DATA SUPPLIED:
*** Block opens ***

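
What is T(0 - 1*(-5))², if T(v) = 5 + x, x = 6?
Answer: 121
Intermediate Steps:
T(v) = 11 (T(v) = 5 + 6 = 11)
T(0 - 1*(-5))² = 11² = 121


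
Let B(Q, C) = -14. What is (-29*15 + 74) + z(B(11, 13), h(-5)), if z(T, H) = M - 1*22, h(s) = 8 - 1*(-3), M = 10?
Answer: -373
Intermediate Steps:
h(s) = 11 (h(s) = 8 + 3 = 11)
z(T, H) = -12 (z(T, H) = 10 - 1*22 = 10 - 22 = -12)
(-29*15 + 74) + z(B(11, 13), h(-5)) = (-29*15 + 74) - 12 = (-435 + 74) - 12 = -361 - 12 = -373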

*** Block closes ***

WORK INSTRUCTIONS: Wherever the string "What" appears in a line of the records, copy that line.

SOLUTION FOR THIS PROBLEM:
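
What is T(0 - 1*(-5))², if T(v) = 5 + x, x = 6?
Let B(Q, C) = -14. What is (-29*15 + 74) + z(B(11, 13), h(-5)), if z(T, H) = M - 1*22, h(s) = 8 - 1*(-3), M = 10?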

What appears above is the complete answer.